● **Task requirements**: Retype, word for word, every line from the one holding "Check odd parity of the codeword: 1001011" through the one holding "Compute 110011110011 +" in the entries below, both included, and only those lines.

(Saved entries)
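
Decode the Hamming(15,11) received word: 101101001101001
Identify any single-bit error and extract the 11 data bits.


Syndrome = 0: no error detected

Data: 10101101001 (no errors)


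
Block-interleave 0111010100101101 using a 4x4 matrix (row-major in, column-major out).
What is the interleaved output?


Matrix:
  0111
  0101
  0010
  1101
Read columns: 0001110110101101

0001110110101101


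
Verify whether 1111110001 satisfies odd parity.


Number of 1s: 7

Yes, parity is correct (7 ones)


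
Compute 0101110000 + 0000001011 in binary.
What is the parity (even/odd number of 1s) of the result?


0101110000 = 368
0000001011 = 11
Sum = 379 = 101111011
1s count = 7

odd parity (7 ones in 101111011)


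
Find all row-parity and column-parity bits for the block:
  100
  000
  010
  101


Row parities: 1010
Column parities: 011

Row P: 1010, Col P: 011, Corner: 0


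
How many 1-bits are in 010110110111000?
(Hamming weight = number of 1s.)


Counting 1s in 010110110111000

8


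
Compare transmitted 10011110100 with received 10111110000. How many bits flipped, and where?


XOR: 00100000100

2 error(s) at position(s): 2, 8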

--

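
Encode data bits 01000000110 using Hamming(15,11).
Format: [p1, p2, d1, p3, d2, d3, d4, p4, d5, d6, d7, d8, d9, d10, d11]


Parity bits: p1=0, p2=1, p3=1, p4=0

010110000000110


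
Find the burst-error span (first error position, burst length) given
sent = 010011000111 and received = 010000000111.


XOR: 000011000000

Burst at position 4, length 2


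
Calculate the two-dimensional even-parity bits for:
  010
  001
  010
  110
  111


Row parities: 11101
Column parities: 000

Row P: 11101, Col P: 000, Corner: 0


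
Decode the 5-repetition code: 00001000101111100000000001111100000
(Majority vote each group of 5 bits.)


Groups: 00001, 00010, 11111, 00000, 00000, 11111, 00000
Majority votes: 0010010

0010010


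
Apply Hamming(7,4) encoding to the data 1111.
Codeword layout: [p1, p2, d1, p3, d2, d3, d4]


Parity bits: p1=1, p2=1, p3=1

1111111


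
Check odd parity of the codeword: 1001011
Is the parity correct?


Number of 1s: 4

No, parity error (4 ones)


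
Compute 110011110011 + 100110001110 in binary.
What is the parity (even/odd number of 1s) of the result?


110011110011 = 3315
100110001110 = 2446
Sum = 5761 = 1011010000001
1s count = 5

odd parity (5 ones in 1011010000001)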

● **Answer section**:
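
Check odd parity of the codeword: 1001011
Is the parity correct?


Number of 1s: 4

No, parity error (4 ones)


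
Compute 110011110011 + 100110001110 in binary.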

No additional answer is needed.